* **Your goal**
For the material below, return exactly the lines starting at the one holding "What is the parent of the node holding 24?" and ending at the one holding "6, 37, 13, 4.", counting both as part of the range.

* **Exercise inputs**
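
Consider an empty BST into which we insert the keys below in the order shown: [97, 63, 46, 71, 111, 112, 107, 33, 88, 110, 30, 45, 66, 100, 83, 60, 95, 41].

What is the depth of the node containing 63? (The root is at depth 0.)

Insert 97: tree is empty, so 97 becomes the root.
Insert 63: 63 < 97 → go left. Place as left child of 97.
Insert 46: 46 < 97 → go left; 46 < 63 → go left. Place as left child of 63.
Insert 71: 71 < 97 → go left; 71 > 63 → go right. Place as right child of 63.
Insert 111: 111 > 97 → go right. Place as right child of 97.
Insert 112: 112 > 97 → go right; 112 > 111 → go right. Place as right child of 111.
Insert 107: 107 > 97 → go right; 107 < 111 → go left. Place as left child of 111.
Insert 33: 33 < 97 → go left; 33 < 63 → go left; 33 < 46 → go left. Place as left child of 46.
Insert 88: 88 < 97 → go left; 88 > 63 → go right; 88 > 71 → go right. Place as right child of 71.
Insert 110: 110 > 97 → go right; 110 < 111 → go left; 110 > 107 → go right. Place as right child of 107.
Insert 30: 30 < 97 → go left; 30 < 63 → go left; 30 < 46 → go left; 30 < 33 → go left. Place as left child of 33.
Insert 45: 45 < 97 → go left; 45 < 63 → go left; 45 < 46 → go left; 45 > 33 → go right. Place as right child of 33.
Insert 66: 66 < 97 → go left; 66 > 63 → go right; 66 < 71 → go left. Place as left child of 71.
Insert 100: 100 > 97 → go right; 100 < 111 → go left; 100 < 107 → go left. Place as left child of 107.
Insert 83: 83 < 97 → go left; 83 > 63 → go right; 83 > 71 → go right; 83 < 88 → go left. Place as left child of 88.
Insert 60: 60 < 97 → go left; 60 < 63 → go left; 60 > 46 → go right. Place as right child of 46.
Insert 95: 95 < 97 → go left; 95 > 63 → go right; 95 > 71 → go right; 95 > 88 → go right. Place as right child of 88.
Insert 41: 41 < 97 → go left; 41 < 63 → go left; 41 < 46 → go left; 41 > 33 → go right; 41 < 45 → go left. Place as left child of 45.

Path to 63: 97 → 63, which is 1 edge.

1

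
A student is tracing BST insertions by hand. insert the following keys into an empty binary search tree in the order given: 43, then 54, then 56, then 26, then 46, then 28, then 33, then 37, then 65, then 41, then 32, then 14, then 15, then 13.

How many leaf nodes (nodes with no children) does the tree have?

43: root
54: right child of 43 (depth 1)
56: right child of 54 (depth 2)
26: left child of 43 (depth 1)
46: left child of 54 (depth 2)
28: right child of 26 (depth 2)
33: right child of 28 (depth 3)
37: right child of 33 (depth 4)
65: right child of 56 (depth 3)
41: right child of 37 (depth 5)
32: left child of 33 (depth 4)
14: left child of 26 (depth 2)
15: right child of 14 (depth 3)
13: left child of 14 (depth 3)

Leaves: 13, 15, 32, 41, 46, 65 — 6 in total.

6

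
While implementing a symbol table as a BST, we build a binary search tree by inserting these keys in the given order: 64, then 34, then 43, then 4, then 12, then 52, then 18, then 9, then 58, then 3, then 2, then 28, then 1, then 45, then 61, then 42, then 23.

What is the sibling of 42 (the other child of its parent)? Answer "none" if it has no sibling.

Insert 64: tree is empty, so 64 becomes the root.
Insert 34: 34 < 64 → go left. Place as left child of 64.
Insert 43: 43 < 64 → go left; 43 > 34 → go right. Place as right child of 34.
Insert 4: 4 < 64 → go left; 4 < 34 → go left. Place as left child of 34.
Insert 12: 12 < 64 → go left; 12 < 34 → go left; 12 > 4 → go right. Place as right child of 4.
Insert 52: 52 < 64 → go left; 52 > 34 → go right; 52 > 43 → go right. Place as right child of 43.
Insert 18: 18 < 64 → go left; 18 < 34 → go left; 18 > 4 → go right; 18 > 12 → go right. Place as right child of 12.
Insert 9: 9 < 64 → go left; 9 < 34 → go left; 9 > 4 → go right; 9 < 12 → go left. Place as left child of 12.
Insert 58: 58 < 64 → go left; 58 > 34 → go right; 58 > 43 → go right; 58 > 52 → go right. Place as right child of 52.
Insert 3: 3 < 64 → go left; 3 < 34 → go left; 3 < 4 → go left. Place as left child of 4.
Insert 2: 2 < 64 → go left; 2 < 34 → go left; 2 < 4 → go left; 2 < 3 → go left. Place as left child of 3.
Insert 28: 28 < 64 → go left; 28 < 34 → go left; 28 > 4 → go right; 28 > 12 → go right; 28 > 18 → go right. Place as right child of 18.
Insert 1: 1 < 64 → go left; 1 < 34 → go left; 1 < 4 → go left; 1 < 3 → go left; 1 < 2 → go left. Place as left child of 2.
Insert 45: 45 < 64 → go left; 45 > 34 → go right; 45 > 43 → go right; 45 < 52 → go left. Place as left child of 52.
Insert 61: 61 < 64 → go left; 61 > 34 → go right; 61 > 43 → go right; 61 > 52 → go right; 61 > 58 → go right. Place as right child of 58.
Insert 42: 42 < 64 → go left; 42 > 34 → go right; 42 < 43 → go left. Place as left child of 43.
Insert 23: 23 < 64 → go left; 23 < 34 → go left; 23 > 4 → go right; 23 > 12 → go right; 23 > 18 → go right; 23 < 28 → go left. Place as left child of 28.

42's parent is 43; the other child of 43 is 52.

52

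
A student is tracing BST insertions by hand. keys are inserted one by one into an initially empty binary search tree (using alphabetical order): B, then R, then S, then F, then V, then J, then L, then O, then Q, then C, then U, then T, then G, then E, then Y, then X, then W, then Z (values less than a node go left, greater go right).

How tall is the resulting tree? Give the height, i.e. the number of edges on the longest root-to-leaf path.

6

B: root
R: right child of B (depth 1)
S: right child of R (depth 2)
F: left child of R (depth 2)
V: right child of S (depth 3)
J: right child of F (depth 3)
L: right child of J (depth 4)
O: right child of L (depth 5)
Q: right child of O (depth 6)
C: left child of F (depth 3)
U: left child of V (depth 4)
T: left child of U (depth 5)
G: left child of J (depth 4)
E: right child of C (depth 4)
Y: right child of V (depth 4)
X: left child of Y (depth 5)
W: left child of X (depth 6)
Z: right child of Y (depth 5)

The deepest node is Q at depth 6.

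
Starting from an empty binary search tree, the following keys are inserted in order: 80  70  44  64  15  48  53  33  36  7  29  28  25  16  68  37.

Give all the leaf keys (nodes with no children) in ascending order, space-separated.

7 16 37 53 68

Insert 80: tree is empty, so 80 becomes the root.
Insert 70: 70 < 80 → go left. Place as left child of 80.
Insert 44: 44 < 80 → go left; 44 < 70 → go left. Place as left child of 70.
Insert 64: 64 < 80 → go left; 64 < 70 → go left; 64 > 44 → go right. Place as right child of 44.
Insert 15: 15 < 80 → go left; 15 < 70 → go left; 15 < 44 → go left. Place as left child of 44.
Insert 48: 48 < 80 → go left; 48 < 70 → go left; 48 > 44 → go right; 48 < 64 → go left. Place as left child of 64.
Insert 53: 53 < 80 → go left; 53 < 70 → go left; 53 > 44 → go right; 53 < 64 → go left; 53 > 48 → go right. Place as right child of 48.
Insert 33: 33 < 80 → go left; 33 < 70 → go left; 33 < 44 → go left; 33 > 15 → go right. Place as right child of 15.
Insert 36: 36 < 80 → go left; 36 < 70 → go left; 36 < 44 → go left; 36 > 15 → go right; 36 > 33 → go right. Place as right child of 33.
Insert 7: 7 < 80 → go left; 7 < 70 → go left; 7 < 44 → go left; 7 < 15 → go left. Place as left child of 15.
Insert 29: 29 < 80 → go left; 29 < 70 → go left; 29 < 44 → go left; 29 > 15 → go right; 29 < 33 → go left. Place as left child of 33.
Insert 28: 28 < 80 → go left; 28 < 70 → go left; 28 < 44 → go left; 28 > 15 → go right; 28 < 33 → go left; 28 < 29 → go left. Place as left child of 29.
Insert 25: 25 < 80 → go left; 25 < 70 → go left; 25 < 44 → go left; 25 > 15 → go right; 25 < 33 → go left; 25 < 29 → go left; 25 < 28 → go left. Place as left child of 28.
Insert 16: 16 < 80 → go left; 16 < 70 → go left; 16 < 44 → go left; 16 > 15 → go right; 16 < 33 → go left; 16 < 29 → go left; 16 < 28 → go left; 16 < 25 → go left. Place as left child of 25.
Insert 68: 68 < 80 → go left; 68 < 70 → go left; 68 > 44 → go right; 68 > 64 → go right. Place as right child of 64.
Insert 37: 37 < 80 → go left; 37 < 70 → go left; 37 < 44 → go left; 37 > 15 → go right; 37 > 33 → go right; 37 > 36 → go right. Place as right child of 36.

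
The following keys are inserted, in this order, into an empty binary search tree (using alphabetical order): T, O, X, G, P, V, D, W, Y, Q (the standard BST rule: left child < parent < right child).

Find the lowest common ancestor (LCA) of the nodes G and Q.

O

Insert T: tree is empty, so T becomes the root.
Insert O: O < T → go left. Place as left child of T.
Insert X: X > T → go right. Place as right child of T.
Insert G: G < T → go left; G < O → go left. Place as left child of O.
Insert P: P < T → go left; P > O → go right. Place as right child of O.
Insert V: V > T → go right; V < X → go left. Place as left child of X.
Insert D: D < T → go left; D < O → go left; D < G → go left. Place as left child of G.
Insert W: W > T → go right; W < X → go left; W > V → go right. Place as right child of V.
Insert Y: Y > T → go right; Y > X → go right. Place as right child of X.
Insert Q: Q < T → go left; Q > O → go right; Q > P → go right. Place as right child of P.

Path to G: T → O → G
Path to Q: T → O → P → Q
The paths share a prefix ending at O, then split left and right.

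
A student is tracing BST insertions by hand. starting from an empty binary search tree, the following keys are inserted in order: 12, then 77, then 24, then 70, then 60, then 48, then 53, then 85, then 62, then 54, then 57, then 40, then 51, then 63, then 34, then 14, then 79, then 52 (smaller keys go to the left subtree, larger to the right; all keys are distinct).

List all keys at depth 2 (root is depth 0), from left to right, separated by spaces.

Insert 12: tree is empty, so 12 becomes the root.
Insert 77: 77 > 12 → go right. Place as right child of 12.
Insert 24: 24 > 12 → go right; 24 < 77 → go left. Place as left child of 77.
Insert 70: 70 > 12 → go right; 70 < 77 → go left; 70 > 24 → go right. Place as right child of 24.
Insert 60: 60 > 12 → go right; 60 < 77 → go left; 60 > 24 → go right; 60 < 70 → go left. Place as left child of 70.
Insert 48: 48 > 12 → go right; 48 < 77 → go left; 48 > 24 → go right; 48 < 70 → go left; 48 < 60 → go left. Place as left child of 60.
Insert 53: 53 > 12 → go right; 53 < 77 → go left; 53 > 24 → go right; 53 < 70 → go left; 53 < 60 → go left; 53 > 48 → go right. Place as right child of 48.
Insert 85: 85 > 12 → go right; 85 > 77 → go right. Place as right child of 77.
Insert 62: 62 > 12 → go right; 62 < 77 → go left; 62 > 24 → go right; 62 < 70 → go left; 62 > 60 → go right. Place as right child of 60.
Insert 54: 54 > 12 → go right; 54 < 77 → go left; 54 > 24 → go right; 54 < 70 → go left; 54 < 60 → go left; 54 > 48 → go right; 54 > 53 → go right. Place as right child of 53.
Insert 57: 57 > 12 → go right; 57 < 77 → go left; 57 > 24 → go right; 57 < 70 → go left; 57 < 60 → go left; 57 > 48 → go right; 57 > 53 → go right; 57 > 54 → go right. Place as right child of 54.
Insert 40: 40 > 12 → go right; 40 < 77 → go left; 40 > 24 → go right; 40 < 70 → go left; 40 < 60 → go left; 40 < 48 → go left. Place as left child of 48.
Insert 51: 51 > 12 → go right; 51 < 77 → go left; 51 > 24 → go right; 51 < 70 → go left; 51 < 60 → go left; 51 > 48 → go right; 51 < 53 → go left. Place as left child of 53.
Insert 63: 63 > 12 → go right; 63 < 77 → go left; 63 > 24 → go right; 63 < 70 → go left; 63 > 60 → go right; 63 > 62 → go right. Place as right child of 62.
Insert 34: 34 > 12 → go right; 34 < 77 → go left; 34 > 24 → go right; 34 < 70 → go left; 34 < 60 → go left; 34 < 48 → go left; 34 < 40 → go left. Place as left child of 40.
Insert 14: 14 > 12 → go right; 14 < 77 → go left; 14 < 24 → go left. Place as left child of 24.
Insert 79: 79 > 12 → go right; 79 > 77 → go right; 79 < 85 → go left. Place as left child of 85.
Insert 52: 52 > 12 → go right; 52 < 77 → go left; 52 > 24 → go right; 52 < 70 → go left; 52 < 60 → go left; 52 > 48 → go right; 52 < 53 → go left; 52 > 51 → go right. Place as right child of 51.

24 85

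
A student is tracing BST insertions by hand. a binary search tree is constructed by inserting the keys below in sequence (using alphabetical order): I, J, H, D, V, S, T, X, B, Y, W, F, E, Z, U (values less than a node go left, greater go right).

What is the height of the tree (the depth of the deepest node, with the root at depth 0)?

5

I: root
J: right child of I (depth 1)
H: left child of I (depth 1)
D: left child of H (depth 2)
V: right child of J (depth 2)
S: left child of V (depth 3)
T: right child of S (depth 4)
X: right child of V (depth 3)
B: left child of D (depth 3)
Y: right child of X (depth 4)
W: left child of X (depth 4)
F: right child of D (depth 3)
E: left child of F (depth 4)
Z: right child of Y (depth 5)
U: right child of T (depth 5)

The deepest node is Z at depth 5.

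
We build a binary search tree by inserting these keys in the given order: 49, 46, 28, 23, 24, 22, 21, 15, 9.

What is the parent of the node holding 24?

23

Resulting structure (node: left, right):
  49: L=46, R=–
  46: L=28, R=–
  28: L=23, R=–
  23: L=22, R=24
  24: L=–, R=–
  22: L=21, R=–
  21: L=15, R=–
  15: L=9, R=–
  9: L=–, R=–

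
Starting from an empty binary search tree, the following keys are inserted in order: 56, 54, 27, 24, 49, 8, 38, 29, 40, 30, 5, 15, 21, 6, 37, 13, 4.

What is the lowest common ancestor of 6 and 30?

27

Insert 56: tree is empty, so 56 becomes the root.
Insert 54: 54 < 56 → go left. Place as left child of 56.
Insert 27: 27 < 56 → go left; 27 < 54 → go left. Place as left child of 54.
Insert 24: 24 < 56 → go left; 24 < 54 → go left; 24 < 27 → go left. Place as left child of 27.
Insert 49: 49 < 56 → go left; 49 < 54 → go left; 49 > 27 → go right. Place as right child of 27.
Insert 8: 8 < 56 → go left; 8 < 54 → go left; 8 < 27 → go left; 8 < 24 → go left. Place as left child of 24.
Insert 38: 38 < 56 → go left; 38 < 54 → go left; 38 > 27 → go right; 38 < 49 → go left. Place as left child of 49.
Insert 29: 29 < 56 → go left; 29 < 54 → go left; 29 > 27 → go right; 29 < 49 → go left; 29 < 38 → go left. Place as left child of 38.
Insert 40: 40 < 56 → go left; 40 < 54 → go left; 40 > 27 → go right; 40 < 49 → go left; 40 > 38 → go right. Place as right child of 38.
Insert 30: 30 < 56 → go left; 30 < 54 → go left; 30 > 27 → go right; 30 < 49 → go left; 30 < 38 → go left; 30 > 29 → go right. Place as right child of 29.
Insert 5: 5 < 56 → go left; 5 < 54 → go left; 5 < 27 → go left; 5 < 24 → go left; 5 < 8 → go left. Place as left child of 8.
Insert 15: 15 < 56 → go left; 15 < 54 → go left; 15 < 27 → go left; 15 < 24 → go left; 15 > 8 → go right. Place as right child of 8.
Insert 21: 21 < 56 → go left; 21 < 54 → go left; 21 < 27 → go left; 21 < 24 → go left; 21 > 8 → go right; 21 > 15 → go right. Place as right child of 15.
Insert 6: 6 < 56 → go left; 6 < 54 → go left; 6 < 27 → go left; 6 < 24 → go left; 6 < 8 → go left; 6 > 5 → go right. Place as right child of 5.
Insert 37: 37 < 56 → go left; 37 < 54 → go left; 37 > 27 → go right; 37 < 49 → go left; 37 < 38 → go left; 37 > 29 → go right; 37 > 30 → go right. Place as right child of 30.
Insert 13: 13 < 56 → go left; 13 < 54 → go left; 13 < 27 → go left; 13 < 24 → go left; 13 > 8 → go right; 13 < 15 → go left. Place as left child of 15.
Insert 4: 4 < 56 → go left; 4 < 54 → go left; 4 < 27 → go left; 4 < 24 → go left; 4 < 8 → go left; 4 < 5 → go left. Place as left child of 5.

Path to 6: 56 → 54 → 27 → 24 → 8 → 5 → 6
Path to 30: 56 → 54 → 27 → 49 → 38 → 29 → 30
The paths share a prefix ending at 27, then split left and right.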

* **Solution to this problem**
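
What is the parent of the node holding 24?

23

Resulting structure (node: left, right):
  49: L=46, R=–
  46: L=28, R=–
  28: L=23, R=–
  23: L=22, R=24
  24: L=–, R=–
  22: L=21, R=–
  21: L=15, R=–
  15: L=9, R=–
  9: L=–, R=–

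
Starting from an empty binary search tree, the following keys are inserted in order: 56, 54, 27, 24, 49, 8, 38, 29, 40, 30, 5, 15, 21, 6, 37, 13, 4.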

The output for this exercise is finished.